##### Dataset records

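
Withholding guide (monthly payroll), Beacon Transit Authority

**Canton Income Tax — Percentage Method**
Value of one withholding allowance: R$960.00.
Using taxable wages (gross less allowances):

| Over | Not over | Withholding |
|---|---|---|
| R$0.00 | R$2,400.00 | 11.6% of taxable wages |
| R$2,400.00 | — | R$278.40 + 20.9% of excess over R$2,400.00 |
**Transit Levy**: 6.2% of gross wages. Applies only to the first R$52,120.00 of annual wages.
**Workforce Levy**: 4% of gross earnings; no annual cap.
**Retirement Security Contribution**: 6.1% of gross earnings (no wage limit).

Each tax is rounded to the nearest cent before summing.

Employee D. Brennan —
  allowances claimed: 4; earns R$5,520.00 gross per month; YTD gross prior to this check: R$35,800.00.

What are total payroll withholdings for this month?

R$1,094.64

Canton Income Tax: taxable = R$5,520.00 − 4×R$960.00 = R$1,680.00
  11.6% × R$1,680.00 = R$194.88
Transit Levy: 6.2% × R$5,520.00 = R$342.24
Workforce Levy: 4% × R$5,520.00 = R$220.80
Retirement Security Contribution: 6.1% × R$5,520.00 = R$336.72
Total: R$194.88 + R$342.24 + R$220.80 + R$336.72 = R$1,094.64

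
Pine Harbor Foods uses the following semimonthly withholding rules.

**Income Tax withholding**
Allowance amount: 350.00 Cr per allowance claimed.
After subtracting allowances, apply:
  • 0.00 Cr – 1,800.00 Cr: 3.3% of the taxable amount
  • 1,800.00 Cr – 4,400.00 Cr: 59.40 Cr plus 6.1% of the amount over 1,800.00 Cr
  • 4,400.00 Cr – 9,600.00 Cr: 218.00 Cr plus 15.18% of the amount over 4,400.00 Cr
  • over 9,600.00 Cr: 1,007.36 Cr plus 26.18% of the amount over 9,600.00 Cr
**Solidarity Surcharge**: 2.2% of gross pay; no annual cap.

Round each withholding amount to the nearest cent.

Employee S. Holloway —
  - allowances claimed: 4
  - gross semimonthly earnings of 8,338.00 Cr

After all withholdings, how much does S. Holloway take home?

Income Tax: taxable = 8,338.00 Cr − 4×350.00 Cr = 6,938.00 Cr
  218.00 Cr + 15.18% × (6,938.00 Cr − 4,400.00 Cr) = 218.00 Cr + 15.18% × 2,538.00 Cr = 603.27 Cr
Solidarity Surcharge: 2.2% × 8,338.00 Cr = 183.44 Cr
Total withheld: 603.27 Cr + 183.44 Cr = 786.71 Cr
Net pay: 8,338.00 Cr − 786.71 Cr = 7,551.29 Cr

7,551.29 Cr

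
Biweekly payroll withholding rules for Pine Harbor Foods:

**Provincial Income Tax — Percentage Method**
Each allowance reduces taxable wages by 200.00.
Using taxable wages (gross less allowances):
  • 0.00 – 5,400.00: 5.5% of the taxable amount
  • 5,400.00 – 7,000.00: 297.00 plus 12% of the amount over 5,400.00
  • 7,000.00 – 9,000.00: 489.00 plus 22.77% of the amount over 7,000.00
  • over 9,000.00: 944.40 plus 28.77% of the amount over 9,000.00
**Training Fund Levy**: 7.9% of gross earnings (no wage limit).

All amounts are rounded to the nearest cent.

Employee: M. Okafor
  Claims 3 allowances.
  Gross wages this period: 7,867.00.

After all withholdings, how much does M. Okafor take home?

6,695.71

Provincial Income Tax: taxable = 7,867.00 − 3×200.00 = 7,267.00
  489.00 + 22.77% × (7,267.00 − 7,000.00) = 489.00 + 22.77% × 267.00 = 549.80
Training Fund Levy: 7.9% × 7,867.00 = 621.49
Total withheld: 549.80 + 621.49 = 1,171.29
Net pay: 7,867.00 − 1,171.29 = 6,695.71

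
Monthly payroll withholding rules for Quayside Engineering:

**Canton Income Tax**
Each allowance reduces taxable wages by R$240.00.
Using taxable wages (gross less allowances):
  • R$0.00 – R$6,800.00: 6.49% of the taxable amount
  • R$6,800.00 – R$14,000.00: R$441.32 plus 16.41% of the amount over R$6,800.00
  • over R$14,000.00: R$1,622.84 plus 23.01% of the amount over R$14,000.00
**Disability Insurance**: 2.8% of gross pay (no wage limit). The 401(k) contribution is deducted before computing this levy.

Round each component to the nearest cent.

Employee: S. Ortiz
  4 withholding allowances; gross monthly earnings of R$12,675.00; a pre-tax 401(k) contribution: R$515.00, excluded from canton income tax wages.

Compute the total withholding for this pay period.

Canton Income Tax: taxable = R$12,675.00 − R$515.00 − 4×R$240.00 = R$11,200.00
  R$441.32 + 16.41% × (R$11,200.00 − R$6,800.00) = R$441.32 + 16.41% × R$4,400.00 = R$1,163.36
Disability Insurance: 2.8% × R$12,160.00 = R$340.48
Total: R$1,163.36 + R$340.48 = R$1,503.84

R$1,503.84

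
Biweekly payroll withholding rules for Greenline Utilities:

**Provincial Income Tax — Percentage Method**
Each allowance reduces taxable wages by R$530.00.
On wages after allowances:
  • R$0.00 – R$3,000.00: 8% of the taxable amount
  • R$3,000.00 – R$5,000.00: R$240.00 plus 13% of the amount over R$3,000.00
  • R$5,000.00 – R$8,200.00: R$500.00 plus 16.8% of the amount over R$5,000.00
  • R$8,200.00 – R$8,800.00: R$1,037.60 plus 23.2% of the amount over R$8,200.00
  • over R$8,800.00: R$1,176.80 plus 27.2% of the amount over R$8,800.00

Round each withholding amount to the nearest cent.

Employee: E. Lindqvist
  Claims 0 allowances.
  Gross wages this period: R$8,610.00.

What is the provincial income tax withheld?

Provincial Income Tax: taxable = R$8,610.00
  R$1,037.60 + 23.2% × (R$8,610.00 − R$8,200.00) = R$1,037.60 + 23.2% × R$410.00 = R$1,132.72

R$1,132.72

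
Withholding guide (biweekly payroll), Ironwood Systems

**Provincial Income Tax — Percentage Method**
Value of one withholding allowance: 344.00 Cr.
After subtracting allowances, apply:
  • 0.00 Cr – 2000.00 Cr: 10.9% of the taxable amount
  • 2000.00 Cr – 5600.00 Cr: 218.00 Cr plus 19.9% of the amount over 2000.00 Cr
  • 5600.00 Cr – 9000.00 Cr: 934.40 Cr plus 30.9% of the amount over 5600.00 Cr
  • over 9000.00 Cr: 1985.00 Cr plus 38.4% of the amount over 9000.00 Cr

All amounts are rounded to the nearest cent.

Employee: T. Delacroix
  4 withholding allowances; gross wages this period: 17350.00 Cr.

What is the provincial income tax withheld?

4663.02 Cr

Provincial Income Tax: taxable = 17350.00 Cr − 4×344.00 Cr = 15974.00 Cr
  1985.00 Cr + 38.4% × (15974.00 Cr − 9000.00 Cr) = 1985.00 Cr + 38.4% × 6974.00 Cr = 4663.02 Cr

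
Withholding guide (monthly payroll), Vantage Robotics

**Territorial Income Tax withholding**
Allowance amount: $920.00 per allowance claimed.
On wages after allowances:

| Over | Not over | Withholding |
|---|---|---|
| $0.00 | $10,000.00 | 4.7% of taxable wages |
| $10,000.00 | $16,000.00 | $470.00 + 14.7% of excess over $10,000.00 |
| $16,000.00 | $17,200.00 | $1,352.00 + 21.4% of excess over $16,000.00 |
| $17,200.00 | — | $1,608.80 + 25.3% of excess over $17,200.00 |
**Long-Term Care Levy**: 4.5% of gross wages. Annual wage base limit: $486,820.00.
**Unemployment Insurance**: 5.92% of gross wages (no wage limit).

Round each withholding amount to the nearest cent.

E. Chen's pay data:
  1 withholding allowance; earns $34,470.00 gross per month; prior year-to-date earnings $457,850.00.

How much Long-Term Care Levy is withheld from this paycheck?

Long-Term Care Levy: cap $486,820.00 − YTD $457,850.00 = $28,970.00 subject; 4.5% × $28,970.00 = $1,303.65

$1,303.65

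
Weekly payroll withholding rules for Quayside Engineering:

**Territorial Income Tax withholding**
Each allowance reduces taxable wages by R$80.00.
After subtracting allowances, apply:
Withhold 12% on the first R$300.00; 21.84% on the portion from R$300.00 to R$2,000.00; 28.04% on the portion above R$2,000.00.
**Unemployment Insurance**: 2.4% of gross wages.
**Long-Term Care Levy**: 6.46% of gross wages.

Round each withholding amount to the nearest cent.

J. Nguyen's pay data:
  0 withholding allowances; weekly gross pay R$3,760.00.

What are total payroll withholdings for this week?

R$1,233.92

Territorial Income Tax: taxable = R$3,760.00
  R$407.28 + 28.04% × (R$3,760.00 − R$2,000.00) = R$407.28 + 28.04% × R$1,760.00 = R$900.78
Unemployment Insurance: 2.4% × R$3,760.00 = R$90.24
Long-Term Care Levy: 6.46% × R$3,760.00 = R$242.90
Total: R$900.78 + R$90.24 + R$242.90 = R$1,233.92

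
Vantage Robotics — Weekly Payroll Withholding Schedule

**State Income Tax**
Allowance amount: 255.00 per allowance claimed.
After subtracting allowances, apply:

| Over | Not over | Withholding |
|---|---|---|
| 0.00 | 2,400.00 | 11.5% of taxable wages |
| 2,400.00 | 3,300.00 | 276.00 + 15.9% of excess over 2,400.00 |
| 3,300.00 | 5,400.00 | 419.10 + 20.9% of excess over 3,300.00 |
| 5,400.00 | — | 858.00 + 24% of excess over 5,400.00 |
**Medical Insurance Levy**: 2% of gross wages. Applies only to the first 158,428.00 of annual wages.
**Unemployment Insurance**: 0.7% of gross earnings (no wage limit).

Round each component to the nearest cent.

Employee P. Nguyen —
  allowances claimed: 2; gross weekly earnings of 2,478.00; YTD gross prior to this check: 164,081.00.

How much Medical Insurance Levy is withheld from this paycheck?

0.00

Medical Insurance Levy: YTD 164,081.00 ≥ cap 158,428.00 → 0.00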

##########

[Required work] Search the data for "How much Medical". Beginning with that line, set down every line through the last exactly.

[Solution to the problem]
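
How much Medical Insurance Levy is withheld from this paycheck?

0.00

Medical Insurance Levy: YTD 164,081.00 ≥ cap 158,428.00 → 0.00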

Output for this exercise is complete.